◆ **Exercise details**
From the listing below, copy only the lines running from the line that contains "(10 / 6) * 1 * 3 * (6 / 10) = 3" to the line that contains "-1 * 4^3 * 9 * ((4", both included.

◆ **Records for the task**
▶
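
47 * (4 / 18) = 94 / 9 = 10.44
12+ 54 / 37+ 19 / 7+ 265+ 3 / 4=292073 / 1036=281.92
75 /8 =9.38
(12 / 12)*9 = 9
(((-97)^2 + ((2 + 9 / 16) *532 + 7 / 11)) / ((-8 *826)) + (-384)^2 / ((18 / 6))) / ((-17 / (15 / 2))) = -214358524455 / 9885568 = -21683.99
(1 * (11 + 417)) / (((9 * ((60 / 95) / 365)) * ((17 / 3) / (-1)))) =-742045 / 153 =-4849.97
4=4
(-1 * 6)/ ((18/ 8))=-8/ 3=-2.67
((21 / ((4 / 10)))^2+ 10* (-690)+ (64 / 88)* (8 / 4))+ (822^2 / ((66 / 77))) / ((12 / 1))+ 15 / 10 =2708231 / 44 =61550.70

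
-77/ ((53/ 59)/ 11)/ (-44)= 4543/ 212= 21.43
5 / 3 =1.67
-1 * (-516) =516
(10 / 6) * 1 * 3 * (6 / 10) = 3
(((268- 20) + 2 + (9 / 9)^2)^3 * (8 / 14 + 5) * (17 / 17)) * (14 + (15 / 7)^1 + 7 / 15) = 1463338884.38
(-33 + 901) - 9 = 859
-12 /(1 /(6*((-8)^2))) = -4608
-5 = -5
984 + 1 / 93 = 91513 / 93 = 984.01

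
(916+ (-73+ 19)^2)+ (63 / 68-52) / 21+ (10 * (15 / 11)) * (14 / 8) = 60529703 / 15708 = 3853.43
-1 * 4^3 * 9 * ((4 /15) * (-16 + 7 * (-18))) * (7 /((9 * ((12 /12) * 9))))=254464 /135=1884.92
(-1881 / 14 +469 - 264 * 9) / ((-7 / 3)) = 85737 / 98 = 874.87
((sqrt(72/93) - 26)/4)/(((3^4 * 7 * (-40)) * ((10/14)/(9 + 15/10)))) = 91/21600 - 7 * sqrt(186)/669600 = 0.00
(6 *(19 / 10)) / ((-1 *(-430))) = 57 / 2150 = 0.03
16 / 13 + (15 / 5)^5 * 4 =12652 / 13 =973.23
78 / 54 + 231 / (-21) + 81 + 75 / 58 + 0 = 72.74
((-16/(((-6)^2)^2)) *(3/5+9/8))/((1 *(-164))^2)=-23/29047680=-0.00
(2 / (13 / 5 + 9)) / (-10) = -1 / 58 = -0.02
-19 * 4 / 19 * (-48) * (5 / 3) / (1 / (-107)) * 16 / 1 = -547840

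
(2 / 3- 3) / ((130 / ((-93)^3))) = 1876833 / 130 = 14437.18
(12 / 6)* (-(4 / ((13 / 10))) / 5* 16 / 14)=-128 / 91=-1.41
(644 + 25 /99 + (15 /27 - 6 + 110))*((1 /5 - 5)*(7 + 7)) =-8302784 /165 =-50319.90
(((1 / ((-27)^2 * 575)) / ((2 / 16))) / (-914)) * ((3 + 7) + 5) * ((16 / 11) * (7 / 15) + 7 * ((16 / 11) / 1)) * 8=-57344 / 2107192725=-0.00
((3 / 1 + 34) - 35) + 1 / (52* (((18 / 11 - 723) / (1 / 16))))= 2.00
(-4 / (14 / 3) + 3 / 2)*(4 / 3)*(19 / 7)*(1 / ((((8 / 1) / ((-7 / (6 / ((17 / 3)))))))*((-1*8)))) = 323 / 1344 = 0.24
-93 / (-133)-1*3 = -306 / 133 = -2.30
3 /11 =0.27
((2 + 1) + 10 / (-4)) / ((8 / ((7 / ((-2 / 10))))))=-35 / 16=-2.19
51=51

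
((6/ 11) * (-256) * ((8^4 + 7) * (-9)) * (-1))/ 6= -859392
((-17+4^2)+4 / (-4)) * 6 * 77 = -924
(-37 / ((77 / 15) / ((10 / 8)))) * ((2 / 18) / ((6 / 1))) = -925 / 5544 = -0.17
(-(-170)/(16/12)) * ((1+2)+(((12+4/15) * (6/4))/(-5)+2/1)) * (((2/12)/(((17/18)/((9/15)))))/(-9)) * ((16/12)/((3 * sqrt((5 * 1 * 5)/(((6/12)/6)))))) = -11 * sqrt(3)/375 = -0.05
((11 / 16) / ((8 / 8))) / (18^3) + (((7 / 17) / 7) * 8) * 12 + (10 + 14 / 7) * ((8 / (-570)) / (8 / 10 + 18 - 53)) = 3236708275 / 572655744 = 5.65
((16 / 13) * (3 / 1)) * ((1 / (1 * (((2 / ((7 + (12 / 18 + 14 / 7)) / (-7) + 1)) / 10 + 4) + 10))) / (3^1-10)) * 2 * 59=-226560 / 49049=-4.62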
◀
◆ **Your response**
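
(10 / 6) * 1 * 3 * (6 / 10) = 3
(((268- 20) + 2 + (9 / 9)^2)^3 * (8 / 14 + 5) * (17 / 17)) * (14 + (15 / 7)^1 + 7 / 15) = 1463338884.38
(-33 + 901) - 9 = 859
-12 /(1 /(6*((-8)^2))) = -4608
-5 = -5
984 + 1 / 93 = 91513 / 93 = 984.01

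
(916+ (-73+ 19)^2)+ (63 / 68-52) / 21+ (10 * (15 / 11)) * (14 / 8) = 60529703 / 15708 = 3853.43
-1 * 4^3 * 9 * ((4 /15) * (-16 + 7 * (-18))) * (7 /((9 * ((12 /12) * 9))))=254464 /135=1884.92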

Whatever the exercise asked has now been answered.